Problem requirements: Nothing in the records should differ when you write them out again.

[Start of Attachment]

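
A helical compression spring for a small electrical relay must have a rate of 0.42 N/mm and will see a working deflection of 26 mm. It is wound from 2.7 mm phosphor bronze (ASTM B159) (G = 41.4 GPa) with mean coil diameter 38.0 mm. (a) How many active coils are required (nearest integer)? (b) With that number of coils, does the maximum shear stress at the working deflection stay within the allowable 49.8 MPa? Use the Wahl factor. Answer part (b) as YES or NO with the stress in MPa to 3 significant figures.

(a) 12 coils; (b) NO, τ_max = 58.8 MPa

N_a = Gd⁴/(8D³k) = (41.4×10³)(2.7⁴)/(8·38.0³·0.42) = 11.93 → N_a = 12
Actual rate k = Gd⁴/(8D³·12) = 0.41767 N/mm
Working load F = kδ = 0.41767·26 = 10.859 N
C = 38.0/2.7 = 14.0741; K_W = (4C−1)/(4C−4)+0.615/C = 1.1011
τ_max = K_W·8FD/(πd³) = 1.1011·53.387 = 58.783 MPa
τ_max > 49.8 MPa → exceeds allowable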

[End of Attachment]

Answer:
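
A helical compression spring for a small electrical relay must have a rate of 0.42 N/mm and will see a working deflection of 26 mm. It is wound from 2.7 mm phosphor bronze (ASTM B159) (G = 41.4 GPa) with mean coil diameter 38.0 mm. (a) How many active coils are required (nearest integer)? (b) With that number of coils, does the maximum shear stress at the working deflection stay within the allowable 49.8 MPa? Use the Wahl factor. Answer part (b) as YES or NO with the stress in MPa to 3 significant figures.

(a) 12 coils; (b) NO, τ_max = 58.8 MPa

N_a = Gd⁴/(8D³k) = (41.4×10³)(2.7⁴)/(8·38.0³·0.42) = 11.93 → N_a = 12
Actual rate k = Gd⁴/(8D³·12) = 0.41767 N/mm
Working load F = kδ = 0.41767·26 = 10.859 N
C = 38.0/2.7 = 14.0741; K_W = (4C−1)/(4C−4)+0.615/C = 1.1011
τ_max = K_W·8FD/(πd³) = 1.1011·53.387 = 58.783 MPa
τ_max > 49.8 MPa → exceeds allowable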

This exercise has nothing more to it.